━━━━━ Data records ━━━━━

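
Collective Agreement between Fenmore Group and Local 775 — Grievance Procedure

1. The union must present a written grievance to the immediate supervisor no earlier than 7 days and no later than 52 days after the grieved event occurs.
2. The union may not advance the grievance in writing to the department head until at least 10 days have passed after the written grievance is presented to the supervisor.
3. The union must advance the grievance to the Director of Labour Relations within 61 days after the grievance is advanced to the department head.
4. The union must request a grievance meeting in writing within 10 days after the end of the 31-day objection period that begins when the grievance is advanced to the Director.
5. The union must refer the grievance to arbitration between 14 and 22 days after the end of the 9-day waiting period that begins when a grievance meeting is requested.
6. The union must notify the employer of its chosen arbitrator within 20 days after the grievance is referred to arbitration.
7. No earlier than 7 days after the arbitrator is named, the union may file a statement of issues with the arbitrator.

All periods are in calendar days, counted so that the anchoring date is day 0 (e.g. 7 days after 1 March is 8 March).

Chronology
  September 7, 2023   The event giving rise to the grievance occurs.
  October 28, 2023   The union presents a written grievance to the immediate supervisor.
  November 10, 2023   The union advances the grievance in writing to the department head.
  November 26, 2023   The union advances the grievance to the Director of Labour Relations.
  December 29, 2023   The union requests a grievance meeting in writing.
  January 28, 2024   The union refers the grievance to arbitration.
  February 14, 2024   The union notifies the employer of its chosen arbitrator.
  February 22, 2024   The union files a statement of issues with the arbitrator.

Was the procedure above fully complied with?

Yes

Step 1 — 7 and 52 days from September 7, 2023 (when the grieved event occurs) are September 14, 2023 and October 29, 2023 respectively; done October 28, 2023, which is between those dates.
Step 2 — must wait 10 days from October 28, 2023 (when the written grievance is presented to the supervisor), so not before November 7, 2023; done November 10, 2023, after the minimum wait.
Step 3 — counting 61 days from November 10, 2023 (when the grievance is advanced to the department head) gives a deadline of January 10, 2024; done November 26, 2023 — timely.
Step 4 — counting 10 days from December 27, 2023 (end of the 31-day objection period, which began when the grievance is advanced to the Director on November 26, 2023) gives a deadline of January 6, 2024; done December 29, 2023 — timely.
Step 5 — 14 and 22 days from January 7, 2024 (end of the 9-day waiting period, which began when a grievance meeting is requested on December 29, 2023) are January 21, 2024 and January 29, 2024 respectively; done January 28, 2024, which is between those dates.
Step 6 — counting 20 days from January 28, 2024 (when the grievance is referred to arbitration) gives a deadline of February 17, 2024; done February 14, 2024 — timely.
Step 7 — must wait 7 days from February 14, 2024 (when the arbitrator is named), so not before February 21, 2024; done February 22, 2024, after the minimum wait.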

━━━━━

# Activity
Retyping the data above exactly and in full is the task.

# Exercise answer
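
Collective Agreement between Fenmore Group and Local 775 — Grievance Procedure

1. The union must present a written grievance to the immediate supervisor no earlier than 7 days and no later than 52 days after the grieved event occurs.
2. The union may not advance the grievance in writing to the department head until at least 10 days have passed after the written grievance is presented to the supervisor.
3. The union must advance the grievance to the Director of Labour Relations within 61 days after the grievance is advanced to the department head.
4. The union must request a grievance meeting in writing within 10 days after the end of the 31-day objection period that begins when the grievance is advanced to the Director.
5. The union must refer the grievance to arbitration between 14 and 22 days after the end of the 9-day waiting period that begins when a grievance meeting is requested.
6. The union must notify the employer of its chosen arbitrator within 20 days after the grievance is referred to arbitration.
7. No earlier than 7 days after the arbitrator is named, the union may file a statement of issues with the arbitrator.

All periods are in calendar days, counted so that the anchoring date is day 0 (e.g. 7 days after 1 March is 8 March).

Chronology
  September 7, 2023   The event giving rise to the grievance occurs.
  October 28, 2023   The union presents a written grievance to the immediate supervisor.
  November 10, 2023   The union advances the grievance in writing to the department head.
  November 26, 2023   The union advances the grievance to the Director of Labour Relations.
  December 29, 2023   The union requests a grievance meeting in writing.
  January 28, 2024   The union refers the grievance to arbitration.
  February 14, 2024   The union notifies the employer of its chosen arbitrator.
  February 22, 2024   The union files a statement of issues with the arbitrator.

Was the procedure above fully complied with?

Yes

Step 1 — 7 and 52 days from September 7, 2023 (when the grieved event occurs) are September 14, 2023 and October 29, 2023 respectively; done October 28, 2023, which is between those dates.
Step 2 — must wait 10 days from October 28, 2023 (when the written grievance is presented to the supervisor), so not before November 7, 2023; done November 10, 2023, after the minimum wait.
Step 3 — counting 61 days from November 10, 2023 (when the grievance is advanced to the department head) gives a deadline of January 10, 2024; done November 26, 2023 — timely.
Step 4 — counting 10 days from December 27, 2023 (end of the 31-day objection period, which began when the grievance is advanced to the Director on November 26, 2023) gives a deadline of January 6, 2024; done December 29, 2023 — timely.
Step 5 — 14 and 22 days from January 7, 2024 (end of the 9-day waiting period, which began when a grievance meeting is requested on December 29, 2023) are January 21, 2024 and January 29, 2024 respectively; done January 28, 2024, which is between those dates.
Step 6 — counting 20 days from January 28, 2024 (when the grievance is referred to arbitration) gives a deadline of February 17, 2024; done February 14, 2024 — timely.
Step 7 — must wait 7 days from February 14, 2024 (when the arbitrator is named), so not before February 21, 2024; done February 22, 2024, after the minimum wait.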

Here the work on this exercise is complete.